Collection entries
--- START ---

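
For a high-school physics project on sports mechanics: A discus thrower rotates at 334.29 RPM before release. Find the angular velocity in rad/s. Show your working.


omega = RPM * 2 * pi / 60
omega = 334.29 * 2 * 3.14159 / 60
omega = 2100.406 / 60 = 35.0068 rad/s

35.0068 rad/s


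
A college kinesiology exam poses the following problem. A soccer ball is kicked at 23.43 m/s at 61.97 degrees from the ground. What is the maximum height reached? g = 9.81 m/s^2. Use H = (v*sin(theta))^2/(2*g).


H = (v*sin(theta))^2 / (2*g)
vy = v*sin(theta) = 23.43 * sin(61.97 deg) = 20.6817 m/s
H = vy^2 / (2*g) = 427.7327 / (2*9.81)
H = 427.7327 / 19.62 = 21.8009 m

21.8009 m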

--- END ---
--- START ---

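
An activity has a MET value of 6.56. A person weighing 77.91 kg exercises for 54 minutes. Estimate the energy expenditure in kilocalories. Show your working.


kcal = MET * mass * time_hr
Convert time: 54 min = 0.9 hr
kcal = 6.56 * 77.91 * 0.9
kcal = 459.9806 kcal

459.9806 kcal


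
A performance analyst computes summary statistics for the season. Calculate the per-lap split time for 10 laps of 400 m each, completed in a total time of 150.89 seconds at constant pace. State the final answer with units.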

--- END ---
--- START ---

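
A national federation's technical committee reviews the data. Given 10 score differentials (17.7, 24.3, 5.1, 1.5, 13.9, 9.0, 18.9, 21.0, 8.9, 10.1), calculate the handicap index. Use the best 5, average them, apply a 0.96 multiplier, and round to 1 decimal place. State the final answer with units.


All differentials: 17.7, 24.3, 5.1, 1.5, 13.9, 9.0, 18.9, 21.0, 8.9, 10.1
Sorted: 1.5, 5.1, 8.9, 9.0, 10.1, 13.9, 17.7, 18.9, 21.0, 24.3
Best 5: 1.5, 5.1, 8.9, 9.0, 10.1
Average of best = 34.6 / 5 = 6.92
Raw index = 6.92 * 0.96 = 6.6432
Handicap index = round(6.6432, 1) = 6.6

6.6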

--- END ---

_Task requirements_
Above this instruction are the records; retype exactly the lines from the one containing "An activity has" up to and including the one containing "A performance analyst".

_Final answer_
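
An activity has a MET value of 6.56. A person weighing 77.91 kg exercises for 54 minutes. Estimate the energy expenditure in kilocalories. Show your working.


kcal = MET * mass * time_hr
Convert time: 54 min = 0.9 hr
kcal = 6.56 * 77.91 * 0.9
kcal = 459.9806 kcal

459.9806 kcal


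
A performance analyst computes summary statistics for the season. Calculate the per-lap split time for 10 laps of 400 m each, completed in a total time of 150.89 seconds at constant pace. State the final answer with units.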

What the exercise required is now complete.